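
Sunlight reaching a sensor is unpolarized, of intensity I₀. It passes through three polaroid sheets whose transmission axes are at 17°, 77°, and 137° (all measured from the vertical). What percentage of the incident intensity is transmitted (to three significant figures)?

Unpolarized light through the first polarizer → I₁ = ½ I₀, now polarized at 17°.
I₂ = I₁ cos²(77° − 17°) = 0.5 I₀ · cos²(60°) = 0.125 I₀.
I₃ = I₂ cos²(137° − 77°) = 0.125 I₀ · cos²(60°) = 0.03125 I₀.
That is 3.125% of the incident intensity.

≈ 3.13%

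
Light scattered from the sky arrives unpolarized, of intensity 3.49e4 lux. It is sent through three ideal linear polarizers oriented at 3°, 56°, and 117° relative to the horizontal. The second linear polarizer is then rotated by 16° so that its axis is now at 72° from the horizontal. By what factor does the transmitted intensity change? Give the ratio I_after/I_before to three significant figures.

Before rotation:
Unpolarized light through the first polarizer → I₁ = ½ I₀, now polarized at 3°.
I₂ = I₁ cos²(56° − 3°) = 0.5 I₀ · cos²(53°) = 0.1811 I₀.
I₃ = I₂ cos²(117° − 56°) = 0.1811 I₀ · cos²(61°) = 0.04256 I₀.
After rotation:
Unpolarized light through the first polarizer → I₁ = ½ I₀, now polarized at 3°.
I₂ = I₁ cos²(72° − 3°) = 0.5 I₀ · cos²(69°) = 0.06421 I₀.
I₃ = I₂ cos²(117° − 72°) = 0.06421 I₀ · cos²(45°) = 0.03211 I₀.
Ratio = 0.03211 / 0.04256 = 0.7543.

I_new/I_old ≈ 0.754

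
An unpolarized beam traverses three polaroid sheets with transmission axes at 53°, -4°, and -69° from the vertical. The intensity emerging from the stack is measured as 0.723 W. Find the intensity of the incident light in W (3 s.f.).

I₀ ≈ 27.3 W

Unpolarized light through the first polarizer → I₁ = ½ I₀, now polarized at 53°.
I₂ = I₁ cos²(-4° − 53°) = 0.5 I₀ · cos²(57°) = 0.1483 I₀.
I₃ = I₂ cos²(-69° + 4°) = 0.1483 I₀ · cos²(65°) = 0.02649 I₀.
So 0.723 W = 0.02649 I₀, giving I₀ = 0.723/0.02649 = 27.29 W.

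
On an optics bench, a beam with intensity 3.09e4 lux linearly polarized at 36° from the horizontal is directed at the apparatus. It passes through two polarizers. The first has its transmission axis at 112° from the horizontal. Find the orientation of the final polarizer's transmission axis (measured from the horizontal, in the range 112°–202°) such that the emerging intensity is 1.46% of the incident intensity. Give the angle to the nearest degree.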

TASK TO CARRY OUT: Exact transcription of the records is all that is wanted.

ANSWER TO THIS PROBLEM:
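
Sunlight reaching a sensor is unpolarized, of intensity I₀. It passes through three polaroid sheets whose transmission axes are at 17°, 77°, and 137° (all measured from the vertical). What percentage of the incident intensity is transmitted (to three significant figures)?

Unpolarized light through the first polarizer → I₁ = ½ I₀, now polarized at 17°.
I₂ = I₁ cos²(77° − 17°) = 0.5 I₀ · cos²(60°) = 0.125 I₀.
I₃ = I₂ cos²(137° − 77°) = 0.125 I₀ · cos²(60°) = 0.03125 I₀.
That is 3.125% of the incident intensity.

≈ 3.13%

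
Light scattered from the sky arrives unpolarized, of intensity 3.49e4 lux. It is sent through three ideal linear polarizers oriented at 3°, 56°, and 117° relative to the horizontal. The second linear polarizer is then rotated by 16° so that its axis is now at 72° from the horizontal. By what factor does the transmitted intensity change? Give the ratio I_after/I_before to three significant figures.

Before rotation:
Unpolarized light through the first polarizer → I₁ = ½ I₀, now polarized at 3°.
I₂ = I₁ cos²(56° − 3°) = 0.5 I₀ · cos²(53°) = 0.1811 I₀.
I₃ = I₂ cos²(117° − 56°) = 0.1811 I₀ · cos²(61°) = 0.04256 I₀.
After rotation:
Unpolarized light through the first polarizer → I₁ = ½ I₀, now polarized at 3°.
I₂ = I₁ cos²(72° − 3°) = 0.5 I₀ · cos²(69°) = 0.06421 I₀.
I₃ = I₂ cos²(117° − 72°) = 0.06421 I₀ · cos²(45°) = 0.03211 I₀.
Ratio = 0.03211 / 0.04256 = 0.7543.

I_new/I_old ≈ 0.754

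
An unpolarized beam traverses three polaroid sheets with transmission axes at 53°, -4°, and -69° from the vertical. The intensity emerging from the stack is measured as 0.723 W. Find the intensity of the incident light in W (3 s.f.).

I₀ ≈ 27.3 W

Unpolarized light through the first polarizer → I₁ = ½ I₀, now polarized at 53°.
I₂ = I₁ cos²(-4° − 53°) = 0.5 I₀ · cos²(57°) = 0.1483 I₀.
I₃ = I₂ cos²(-69° + 4°) = 0.1483 I₀ · cos²(65°) = 0.02649 I₀.
So 0.723 W = 0.02649 I₀, giving I₀ = 0.723/0.02649 = 27.29 W.

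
On an optics bench, a beam with intensity 3.09e4 lux linearly polarized at 36° from the horizontal is directed at the apparatus. It passes through two polarizers. The first has its transmission axis at 112° from the horizontal. Find the orientation of the final polarizer's transmission axis (measured from the horizontal, in the range 112°–202°) such that the emerging intensity is 1.46% of the incident intensity. Give the angle to the nearest degree.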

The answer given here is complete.